*** Begin section ***
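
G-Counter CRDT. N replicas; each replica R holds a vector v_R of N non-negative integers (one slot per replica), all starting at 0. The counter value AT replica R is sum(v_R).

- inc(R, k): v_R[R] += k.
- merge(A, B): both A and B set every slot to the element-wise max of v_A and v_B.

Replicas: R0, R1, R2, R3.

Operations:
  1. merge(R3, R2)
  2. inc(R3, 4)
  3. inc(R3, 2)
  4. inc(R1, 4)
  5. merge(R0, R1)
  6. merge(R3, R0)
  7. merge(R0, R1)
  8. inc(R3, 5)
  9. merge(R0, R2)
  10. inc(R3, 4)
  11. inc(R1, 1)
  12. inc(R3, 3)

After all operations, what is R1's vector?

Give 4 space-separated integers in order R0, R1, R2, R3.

Op 1: merge R3<->R2 -> R3=(0,0,0,0) R2=(0,0,0,0)
Op 2: inc R3 by 4 -> R3=(0,0,0,4) value=4
Op 3: inc R3 by 2 -> R3=(0,0,0,6) value=6
Op 4: inc R1 by 4 -> R1=(0,4,0,0) value=4
Op 5: merge R0<->R1 -> R0=(0,4,0,0) R1=(0,4,0,0)
Op 6: merge R3<->R0 -> R3=(0,4,0,6) R0=(0,4,0,6)
Op 7: merge R0<->R1 -> R0=(0,4,0,6) R1=(0,4,0,6)
Op 8: inc R3 by 5 -> R3=(0,4,0,11) value=15
Op 9: merge R0<->R2 -> R0=(0,4,0,6) R2=(0,4,0,6)
Op 10: inc R3 by 4 -> R3=(0,4,0,15) value=19
Op 11: inc R1 by 1 -> R1=(0,5,0,6) value=11
Op 12: inc R3 by 3 -> R3=(0,4,0,18) value=22

Answer: 0 5 0 6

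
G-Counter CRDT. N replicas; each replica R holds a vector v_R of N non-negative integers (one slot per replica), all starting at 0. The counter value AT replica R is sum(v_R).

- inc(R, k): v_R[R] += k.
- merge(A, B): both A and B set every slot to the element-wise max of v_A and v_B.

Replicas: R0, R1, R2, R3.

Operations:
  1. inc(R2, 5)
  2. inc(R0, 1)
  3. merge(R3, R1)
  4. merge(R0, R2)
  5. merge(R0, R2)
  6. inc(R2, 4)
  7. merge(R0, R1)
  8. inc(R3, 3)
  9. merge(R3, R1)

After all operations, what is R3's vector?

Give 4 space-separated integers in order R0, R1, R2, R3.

Answer: 1 0 5 3

Derivation:
Op 1: inc R2 by 5 -> R2=(0,0,5,0) value=5
Op 2: inc R0 by 1 -> R0=(1,0,0,0) value=1
Op 3: merge R3<->R1 -> R3=(0,0,0,0) R1=(0,0,0,0)
Op 4: merge R0<->R2 -> R0=(1,0,5,0) R2=(1,0,5,0)
Op 5: merge R0<->R2 -> R0=(1,0,5,0) R2=(1,0,5,0)
Op 6: inc R2 by 4 -> R2=(1,0,9,0) value=10
Op 7: merge R0<->R1 -> R0=(1,0,5,0) R1=(1,0,5,0)
Op 8: inc R3 by 3 -> R3=(0,0,0,3) value=3
Op 9: merge R3<->R1 -> R3=(1,0,5,3) R1=(1,0,5,3)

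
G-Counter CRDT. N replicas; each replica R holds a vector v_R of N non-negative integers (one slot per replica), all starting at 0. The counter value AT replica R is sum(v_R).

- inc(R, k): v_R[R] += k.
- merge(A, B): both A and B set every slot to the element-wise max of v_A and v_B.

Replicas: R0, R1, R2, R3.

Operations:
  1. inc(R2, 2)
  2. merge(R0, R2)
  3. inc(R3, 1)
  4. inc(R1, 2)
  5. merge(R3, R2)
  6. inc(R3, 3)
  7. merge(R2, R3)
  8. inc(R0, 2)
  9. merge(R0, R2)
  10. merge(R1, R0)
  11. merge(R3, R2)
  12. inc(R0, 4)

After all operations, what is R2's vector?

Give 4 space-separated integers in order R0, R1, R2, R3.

Op 1: inc R2 by 2 -> R2=(0,0,2,0) value=2
Op 2: merge R0<->R2 -> R0=(0,0,2,0) R2=(0,0,2,0)
Op 3: inc R3 by 1 -> R3=(0,0,0,1) value=1
Op 4: inc R1 by 2 -> R1=(0,2,0,0) value=2
Op 5: merge R3<->R2 -> R3=(0,0,2,1) R2=(0,0,2,1)
Op 6: inc R3 by 3 -> R3=(0,0,2,4) value=6
Op 7: merge R2<->R3 -> R2=(0,0,2,4) R3=(0,0,2,4)
Op 8: inc R0 by 2 -> R0=(2,0,2,0) value=4
Op 9: merge R0<->R2 -> R0=(2,0,2,4) R2=(2,0,2,4)
Op 10: merge R1<->R0 -> R1=(2,2,2,4) R0=(2,2,2,4)
Op 11: merge R3<->R2 -> R3=(2,0,2,4) R2=(2,0,2,4)
Op 12: inc R0 by 4 -> R0=(6,2,2,4) value=14

Answer: 2 0 2 4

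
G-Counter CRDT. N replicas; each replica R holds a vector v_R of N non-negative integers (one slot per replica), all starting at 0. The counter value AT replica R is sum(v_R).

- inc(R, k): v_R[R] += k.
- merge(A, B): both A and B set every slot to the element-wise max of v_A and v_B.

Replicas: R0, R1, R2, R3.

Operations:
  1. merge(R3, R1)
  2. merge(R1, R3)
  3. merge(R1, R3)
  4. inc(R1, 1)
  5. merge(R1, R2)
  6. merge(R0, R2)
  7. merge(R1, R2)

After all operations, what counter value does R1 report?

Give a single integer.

Op 1: merge R3<->R1 -> R3=(0,0,0,0) R1=(0,0,0,0)
Op 2: merge R1<->R3 -> R1=(0,0,0,0) R3=(0,0,0,0)
Op 3: merge R1<->R3 -> R1=(0,0,0,0) R3=(0,0,0,0)
Op 4: inc R1 by 1 -> R1=(0,1,0,0) value=1
Op 5: merge R1<->R2 -> R1=(0,1,0,0) R2=(0,1,0,0)
Op 6: merge R0<->R2 -> R0=(0,1,0,0) R2=(0,1,0,0)
Op 7: merge R1<->R2 -> R1=(0,1,0,0) R2=(0,1,0,0)

Answer: 1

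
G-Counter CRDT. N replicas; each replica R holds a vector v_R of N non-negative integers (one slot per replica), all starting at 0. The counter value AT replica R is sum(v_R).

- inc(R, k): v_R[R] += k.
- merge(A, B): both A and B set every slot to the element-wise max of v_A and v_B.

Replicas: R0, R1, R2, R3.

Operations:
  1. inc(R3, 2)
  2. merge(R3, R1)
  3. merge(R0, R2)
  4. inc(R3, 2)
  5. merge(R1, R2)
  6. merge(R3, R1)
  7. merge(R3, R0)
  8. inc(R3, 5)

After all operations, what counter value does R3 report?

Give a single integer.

Op 1: inc R3 by 2 -> R3=(0,0,0,2) value=2
Op 2: merge R3<->R1 -> R3=(0,0,0,2) R1=(0,0,0,2)
Op 3: merge R0<->R2 -> R0=(0,0,0,0) R2=(0,0,0,0)
Op 4: inc R3 by 2 -> R3=(0,0,0,4) value=4
Op 5: merge R1<->R2 -> R1=(0,0,0,2) R2=(0,0,0,2)
Op 6: merge R3<->R1 -> R3=(0,0,0,4) R1=(0,0,0,4)
Op 7: merge R3<->R0 -> R3=(0,0,0,4) R0=(0,0,0,4)
Op 8: inc R3 by 5 -> R3=(0,0,0,9) value=9

Answer: 9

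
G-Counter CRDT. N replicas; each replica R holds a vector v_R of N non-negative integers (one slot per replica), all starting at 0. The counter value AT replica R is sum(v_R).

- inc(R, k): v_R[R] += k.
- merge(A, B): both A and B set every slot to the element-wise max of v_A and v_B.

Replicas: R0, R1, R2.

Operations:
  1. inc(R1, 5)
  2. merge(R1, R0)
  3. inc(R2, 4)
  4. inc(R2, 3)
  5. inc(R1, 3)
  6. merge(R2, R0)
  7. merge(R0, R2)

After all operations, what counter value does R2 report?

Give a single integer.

Answer: 12

Derivation:
Op 1: inc R1 by 5 -> R1=(0,5,0) value=5
Op 2: merge R1<->R0 -> R1=(0,5,0) R0=(0,5,0)
Op 3: inc R2 by 4 -> R2=(0,0,4) value=4
Op 4: inc R2 by 3 -> R2=(0,0,7) value=7
Op 5: inc R1 by 3 -> R1=(0,8,0) value=8
Op 6: merge R2<->R0 -> R2=(0,5,7) R0=(0,5,7)
Op 7: merge R0<->R2 -> R0=(0,5,7) R2=(0,5,7)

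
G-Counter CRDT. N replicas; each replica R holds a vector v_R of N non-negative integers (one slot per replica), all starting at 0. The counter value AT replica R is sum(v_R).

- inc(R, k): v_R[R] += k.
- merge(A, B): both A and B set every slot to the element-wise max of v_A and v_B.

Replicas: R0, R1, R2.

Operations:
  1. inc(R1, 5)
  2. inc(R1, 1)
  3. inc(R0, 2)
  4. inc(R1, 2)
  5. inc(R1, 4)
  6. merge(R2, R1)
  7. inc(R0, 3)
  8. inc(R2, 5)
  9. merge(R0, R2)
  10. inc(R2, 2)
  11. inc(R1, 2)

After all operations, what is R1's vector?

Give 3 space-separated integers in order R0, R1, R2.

Op 1: inc R1 by 5 -> R1=(0,5,0) value=5
Op 2: inc R1 by 1 -> R1=(0,6,0) value=6
Op 3: inc R0 by 2 -> R0=(2,0,0) value=2
Op 4: inc R1 by 2 -> R1=(0,8,0) value=8
Op 5: inc R1 by 4 -> R1=(0,12,0) value=12
Op 6: merge R2<->R1 -> R2=(0,12,0) R1=(0,12,0)
Op 7: inc R0 by 3 -> R0=(5,0,0) value=5
Op 8: inc R2 by 5 -> R2=(0,12,5) value=17
Op 9: merge R0<->R2 -> R0=(5,12,5) R2=(5,12,5)
Op 10: inc R2 by 2 -> R2=(5,12,7) value=24
Op 11: inc R1 by 2 -> R1=(0,14,0) value=14

Answer: 0 14 0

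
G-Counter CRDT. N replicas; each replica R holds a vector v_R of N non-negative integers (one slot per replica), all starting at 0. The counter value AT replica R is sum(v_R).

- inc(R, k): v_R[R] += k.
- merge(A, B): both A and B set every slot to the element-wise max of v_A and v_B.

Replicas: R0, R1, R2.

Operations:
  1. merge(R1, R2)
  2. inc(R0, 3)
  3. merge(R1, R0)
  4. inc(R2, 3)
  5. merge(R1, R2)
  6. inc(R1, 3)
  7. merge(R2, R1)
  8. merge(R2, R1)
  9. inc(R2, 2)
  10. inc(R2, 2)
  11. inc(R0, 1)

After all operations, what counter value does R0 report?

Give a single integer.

Op 1: merge R1<->R2 -> R1=(0,0,0) R2=(0,0,0)
Op 2: inc R0 by 3 -> R0=(3,0,0) value=3
Op 3: merge R1<->R0 -> R1=(3,0,0) R0=(3,0,0)
Op 4: inc R2 by 3 -> R2=(0,0,3) value=3
Op 5: merge R1<->R2 -> R1=(3,0,3) R2=(3,0,3)
Op 6: inc R1 by 3 -> R1=(3,3,3) value=9
Op 7: merge R2<->R1 -> R2=(3,3,3) R1=(3,3,3)
Op 8: merge R2<->R1 -> R2=(3,3,3) R1=(3,3,3)
Op 9: inc R2 by 2 -> R2=(3,3,5) value=11
Op 10: inc R2 by 2 -> R2=(3,3,7) value=13
Op 11: inc R0 by 1 -> R0=(4,0,0) value=4

Answer: 4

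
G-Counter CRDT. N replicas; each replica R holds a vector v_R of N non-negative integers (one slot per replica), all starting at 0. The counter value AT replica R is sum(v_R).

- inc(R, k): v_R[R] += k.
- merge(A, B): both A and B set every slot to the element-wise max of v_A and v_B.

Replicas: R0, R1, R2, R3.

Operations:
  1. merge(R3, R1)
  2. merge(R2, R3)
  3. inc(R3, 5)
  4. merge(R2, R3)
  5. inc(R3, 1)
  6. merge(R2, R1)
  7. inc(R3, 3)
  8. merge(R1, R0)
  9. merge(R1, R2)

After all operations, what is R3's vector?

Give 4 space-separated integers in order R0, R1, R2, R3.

Op 1: merge R3<->R1 -> R3=(0,0,0,0) R1=(0,0,0,0)
Op 2: merge R2<->R3 -> R2=(0,0,0,0) R3=(0,0,0,0)
Op 3: inc R3 by 5 -> R3=(0,0,0,5) value=5
Op 4: merge R2<->R3 -> R2=(0,0,0,5) R3=(0,0,0,5)
Op 5: inc R3 by 1 -> R3=(0,0,0,6) value=6
Op 6: merge R2<->R1 -> R2=(0,0,0,5) R1=(0,0,0,5)
Op 7: inc R3 by 3 -> R3=(0,0,0,9) value=9
Op 8: merge R1<->R0 -> R1=(0,0,0,5) R0=(0,0,0,5)
Op 9: merge R1<->R2 -> R1=(0,0,0,5) R2=(0,0,0,5)

Answer: 0 0 0 9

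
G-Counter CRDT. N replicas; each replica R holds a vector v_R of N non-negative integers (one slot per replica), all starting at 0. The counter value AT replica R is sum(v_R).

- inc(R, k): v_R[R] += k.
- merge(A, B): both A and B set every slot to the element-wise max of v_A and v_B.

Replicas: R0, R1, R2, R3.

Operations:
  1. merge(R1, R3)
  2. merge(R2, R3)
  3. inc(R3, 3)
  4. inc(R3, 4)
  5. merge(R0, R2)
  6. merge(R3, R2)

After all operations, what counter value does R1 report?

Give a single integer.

Answer: 0

Derivation:
Op 1: merge R1<->R3 -> R1=(0,0,0,0) R3=(0,0,0,0)
Op 2: merge R2<->R3 -> R2=(0,0,0,0) R3=(0,0,0,0)
Op 3: inc R3 by 3 -> R3=(0,0,0,3) value=3
Op 4: inc R3 by 4 -> R3=(0,0,0,7) value=7
Op 5: merge R0<->R2 -> R0=(0,0,0,0) R2=(0,0,0,0)
Op 6: merge R3<->R2 -> R3=(0,0,0,7) R2=(0,0,0,7)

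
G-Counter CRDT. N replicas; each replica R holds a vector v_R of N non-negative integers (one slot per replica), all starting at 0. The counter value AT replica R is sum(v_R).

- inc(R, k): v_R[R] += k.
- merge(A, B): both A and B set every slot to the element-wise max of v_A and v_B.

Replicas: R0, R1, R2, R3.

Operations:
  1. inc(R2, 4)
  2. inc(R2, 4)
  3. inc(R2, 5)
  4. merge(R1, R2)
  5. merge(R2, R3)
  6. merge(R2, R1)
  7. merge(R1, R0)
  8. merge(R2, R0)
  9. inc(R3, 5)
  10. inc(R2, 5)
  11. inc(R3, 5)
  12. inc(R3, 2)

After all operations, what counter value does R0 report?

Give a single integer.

Answer: 13

Derivation:
Op 1: inc R2 by 4 -> R2=(0,0,4,0) value=4
Op 2: inc R2 by 4 -> R2=(0,0,8,0) value=8
Op 3: inc R2 by 5 -> R2=(0,0,13,0) value=13
Op 4: merge R1<->R2 -> R1=(0,0,13,0) R2=(0,0,13,0)
Op 5: merge R2<->R3 -> R2=(0,0,13,0) R3=(0,0,13,0)
Op 6: merge R2<->R1 -> R2=(0,0,13,0) R1=(0,0,13,0)
Op 7: merge R1<->R0 -> R1=(0,0,13,0) R0=(0,0,13,0)
Op 8: merge R2<->R0 -> R2=(0,0,13,0) R0=(0,0,13,0)
Op 9: inc R3 by 5 -> R3=(0,0,13,5) value=18
Op 10: inc R2 by 5 -> R2=(0,0,18,0) value=18
Op 11: inc R3 by 5 -> R3=(0,0,13,10) value=23
Op 12: inc R3 by 2 -> R3=(0,0,13,12) value=25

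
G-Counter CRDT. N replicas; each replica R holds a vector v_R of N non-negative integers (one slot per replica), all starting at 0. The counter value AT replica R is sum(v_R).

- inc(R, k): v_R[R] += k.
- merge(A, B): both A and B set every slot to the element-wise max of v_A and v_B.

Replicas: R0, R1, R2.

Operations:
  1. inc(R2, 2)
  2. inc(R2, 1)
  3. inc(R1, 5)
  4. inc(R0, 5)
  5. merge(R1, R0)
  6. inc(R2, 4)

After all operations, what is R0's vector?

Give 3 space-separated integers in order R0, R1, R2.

Answer: 5 5 0

Derivation:
Op 1: inc R2 by 2 -> R2=(0,0,2) value=2
Op 2: inc R2 by 1 -> R2=(0,0,3) value=3
Op 3: inc R1 by 5 -> R1=(0,5,0) value=5
Op 4: inc R0 by 5 -> R0=(5,0,0) value=5
Op 5: merge R1<->R0 -> R1=(5,5,0) R0=(5,5,0)
Op 6: inc R2 by 4 -> R2=(0,0,7) value=7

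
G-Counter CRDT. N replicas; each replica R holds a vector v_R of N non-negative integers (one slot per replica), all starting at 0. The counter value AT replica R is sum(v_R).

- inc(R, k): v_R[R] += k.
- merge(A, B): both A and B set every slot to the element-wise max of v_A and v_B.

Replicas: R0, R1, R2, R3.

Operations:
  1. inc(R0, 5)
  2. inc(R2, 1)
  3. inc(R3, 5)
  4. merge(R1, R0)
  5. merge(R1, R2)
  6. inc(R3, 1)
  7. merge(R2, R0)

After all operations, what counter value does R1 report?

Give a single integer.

Answer: 6

Derivation:
Op 1: inc R0 by 5 -> R0=(5,0,0,0) value=5
Op 2: inc R2 by 1 -> R2=(0,0,1,0) value=1
Op 3: inc R3 by 5 -> R3=(0,0,0,5) value=5
Op 4: merge R1<->R0 -> R1=(5,0,0,0) R0=(5,0,0,0)
Op 5: merge R1<->R2 -> R1=(5,0,1,0) R2=(5,0,1,0)
Op 6: inc R3 by 1 -> R3=(0,0,0,6) value=6
Op 7: merge R2<->R0 -> R2=(5,0,1,0) R0=(5,0,1,0)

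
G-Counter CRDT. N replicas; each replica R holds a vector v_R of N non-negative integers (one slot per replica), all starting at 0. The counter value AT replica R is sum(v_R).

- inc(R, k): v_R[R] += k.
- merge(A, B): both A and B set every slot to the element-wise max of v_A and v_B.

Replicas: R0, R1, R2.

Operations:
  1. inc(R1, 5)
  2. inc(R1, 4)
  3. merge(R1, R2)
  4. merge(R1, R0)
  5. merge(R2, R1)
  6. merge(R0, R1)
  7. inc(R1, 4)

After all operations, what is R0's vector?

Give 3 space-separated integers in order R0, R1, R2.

Answer: 0 9 0

Derivation:
Op 1: inc R1 by 5 -> R1=(0,5,0) value=5
Op 2: inc R1 by 4 -> R1=(0,9,0) value=9
Op 3: merge R1<->R2 -> R1=(0,9,0) R2=(0,9,0)
Op 4: merge R1<->R0 -> R1=(0,9,0) R0=(0,9,0)
Op 5: merge R2<->R1 -> R2=(0,9,0) R1=(0,9,0)
Op 6: merge R0<->R1 -> R0=(0,9,0) R1=(0,9,0)
Op 7: inc R1 by 4 -> R1=(0,13,0) value=13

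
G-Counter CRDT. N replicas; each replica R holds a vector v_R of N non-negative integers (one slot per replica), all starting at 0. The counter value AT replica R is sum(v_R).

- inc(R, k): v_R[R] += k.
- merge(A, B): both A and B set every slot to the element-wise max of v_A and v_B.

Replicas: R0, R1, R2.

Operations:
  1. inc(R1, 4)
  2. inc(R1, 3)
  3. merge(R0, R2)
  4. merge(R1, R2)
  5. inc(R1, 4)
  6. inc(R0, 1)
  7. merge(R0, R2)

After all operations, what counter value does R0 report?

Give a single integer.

Answer: 8

Derivation:
Op 1: inc R1 by 4 -> R1=(0,4,0) value=4
Op 2: inc R1 by 3 -> R1=(0,7,0) value=7
Op 3: merge R0<->R2 -> R0=(0,0,0) R2=(0,0,0)
Op 4: merge R1<->R2 -> R1=(0,7,0) R2=(0,7,0)
Op 5: inc R1 by 4 -> R1=(0,11,0) value=11
Op 6: inc R0 by 1 -> R0=(1,0,0) value=1
Op 7: merge R0<->R2 -> R0=(1,7,0) R2=(1,7,0)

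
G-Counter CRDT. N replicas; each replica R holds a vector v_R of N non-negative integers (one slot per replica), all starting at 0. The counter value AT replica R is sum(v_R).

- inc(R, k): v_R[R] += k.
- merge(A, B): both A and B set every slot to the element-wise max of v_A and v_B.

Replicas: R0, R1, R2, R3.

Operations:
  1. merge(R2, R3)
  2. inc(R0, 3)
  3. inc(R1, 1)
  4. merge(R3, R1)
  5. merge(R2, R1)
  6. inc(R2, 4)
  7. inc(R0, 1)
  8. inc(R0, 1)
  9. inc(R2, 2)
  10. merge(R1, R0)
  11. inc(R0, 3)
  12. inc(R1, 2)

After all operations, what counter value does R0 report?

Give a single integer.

Answer: 9

Derivation:
Op 1: merge R2<->R3 -> R2=(0,0,0,0) R3=(0,0,0,0)
Op 2: inc R0 by 3 -> R0=(3,0,0,0) value=3
Op 3: inc R1 by 1 -> R1=(0,1,0,0) value=1
Op 4: merge R3<->R1 -> R3=(0,1,0,0) R1=(0,1,0,0)
Op 5: merge R2<->R1 -> R2=(0,1,0,0) R1=(0,1,0,0)
Op 6: inc R2 by 4 -> R2=(0,1,4,0) value=5
Op 7: inc R0 by 1 -> R0=(4,0,0,0) value=4
Op 8: inc R0 by 1 -> R0=(5,0,0,0) value=5
Op 9: inc R2 by 2 -> R2=(0,1,6,0) value=7
Op 10: merge R1<->R0 -> R1=(5,1,0,0) R0=(5,1,0,0)
Op 11: inc R0 by 3 -> R0=(8,1,0,0) value=9
Op 12: inc R1 by 2 -> R1=(5,3,0,0) value=8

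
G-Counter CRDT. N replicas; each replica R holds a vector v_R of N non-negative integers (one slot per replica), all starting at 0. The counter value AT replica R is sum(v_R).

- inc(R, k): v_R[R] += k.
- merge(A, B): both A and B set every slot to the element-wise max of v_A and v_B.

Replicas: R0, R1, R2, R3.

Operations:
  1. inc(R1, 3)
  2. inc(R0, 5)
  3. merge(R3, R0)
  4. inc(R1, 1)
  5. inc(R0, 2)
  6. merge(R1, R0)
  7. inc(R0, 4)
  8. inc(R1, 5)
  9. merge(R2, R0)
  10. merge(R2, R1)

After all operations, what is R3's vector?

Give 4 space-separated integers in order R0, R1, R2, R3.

Answer: 5 0 0 0

Derivation:
Op 1: inc R1 by 3 -> R1=(0,3,0,0) value=3
Op 2: inc R0 by 5 -> R0=(5,0,0,0) value=5
Op 3: merge R3<->R0 -> R3=(5,0,0,0) R0=(5,0,0,0)
Op 4: inc R1 by 1 -> R1=(0,4,0,0) value=4
Op 5: inc R0 by 2 -> R0=(7,0,0,0) value=7
Op 6: merge R1<->R0 -> R1=(7,4,0,0) R0=(7,4,0,0)
Op 7: inc R0 by 4 -> R0=(11,4,0,0) value=15
Op 8: inc R1 by 5 -> R1=(7,9,0,0) value=16
Op 9: merge R2<->R0 -> R2=(11,4,0,0) R0=(11,4,0,0)
Op 10: merge R2<->R1 -> R2=(11,9,0,0) R1=(11,9,0,0)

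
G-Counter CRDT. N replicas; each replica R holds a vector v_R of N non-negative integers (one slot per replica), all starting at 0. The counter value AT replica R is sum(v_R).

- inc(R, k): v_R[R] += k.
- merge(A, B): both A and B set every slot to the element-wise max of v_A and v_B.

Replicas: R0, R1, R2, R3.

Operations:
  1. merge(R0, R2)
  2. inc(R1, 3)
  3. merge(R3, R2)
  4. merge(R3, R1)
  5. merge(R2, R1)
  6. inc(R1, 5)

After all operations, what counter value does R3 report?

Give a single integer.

Answer: 3

Derivation:
Op 1: merge R0<->R2 -> R0=(0,0,0,0) R2=(0,0,0,0)
Op 2: inc R1 by 3 -> R1=(0,3,0,0) value=3
Op 3: merge R3<->R2 -> R3=(0,0,0,0) R2=(0,0,0,0)
Op 4: merge R3<->R1 -> R3=(0,3,0,0) R1=(0,3,0,0)
Op 5: merge R2<->R1 -> R2=(0,3,0,0) R1=(0,3,0,0)
Op 6: inc R1 by 5 -> R1=(0,8,0,0) value=8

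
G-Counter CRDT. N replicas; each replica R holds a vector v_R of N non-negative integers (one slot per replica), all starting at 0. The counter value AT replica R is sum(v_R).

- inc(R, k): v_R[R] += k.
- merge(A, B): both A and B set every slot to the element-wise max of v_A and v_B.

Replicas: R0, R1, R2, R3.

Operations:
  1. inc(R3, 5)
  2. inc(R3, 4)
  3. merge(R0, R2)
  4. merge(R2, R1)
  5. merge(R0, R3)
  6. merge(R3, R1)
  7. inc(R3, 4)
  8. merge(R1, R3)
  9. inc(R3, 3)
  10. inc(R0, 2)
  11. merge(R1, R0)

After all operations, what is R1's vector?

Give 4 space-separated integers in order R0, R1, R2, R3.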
*** End section ***
Print the lines above from the one with "11. merge(R3, R2)" through the one with "2. merge(R1, R3)", both included, exactly as written and nothing more.

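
  11. merge(R3, R2)
  12. inc(R0, 4)

After all operations, what is R2's vector?

Give 4 space-separated integers in order R0, R1, R2, R3.

Op 1: inc R2 by 2 -> R2=(0,0,2,0) value=2
Op 2: merge R0<->R2 -> R0=(0,0,2,0) R2=(0,0,2,0)
Op 3: inc R3 by 1 -> R3=(0,0,0,1) value=1
Op 4: inc R1 by 2 -> R1=(0,2,0,0) value=2
Op 5: merge R3<->R2 -> R3=(0,0,2,1) R2=(0,0,2,1)
Op 6: inc R3 by 3 -> R3=(0,0,2,4) value=6
Op 7: merge R2<->R3 -> R2=(0,0,2,4) R3=(0,0,2,4)
Op 8: inc R0 by 2 -> R0=(2,0,2,0) value=4
Op 9: merge R0<->R2 -> R0=(2,0,2,4) R2=(2,0,2,4)
Op 10: merge R1<->R0 -> R1=(2,2,2,4) R0=(2,2,2,4)
Op 11: merge R3<->R2 -> R3=(2,0,2,4) R2=(2,0,2,4)
Op 12: inc R0 by 4 -> R0=(6,2,2,4) value=14

Answer: 2 0 2 4

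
G-Counter CRDT. N replicas; each replica R holds a vector v_R of N non-negative integers (one slot per replica), all starting at 0. The counter value AT replica R is sum(v_R).

- inc(R, k): v_R[R] += k.
- merge(A, B): both A and B set every slot to the element-wise max of v_A and v_B.

Replicas: R0, R1, R2, R3.

Operations:
  1. merge(R3, R1)
  2. merge(R1, R3)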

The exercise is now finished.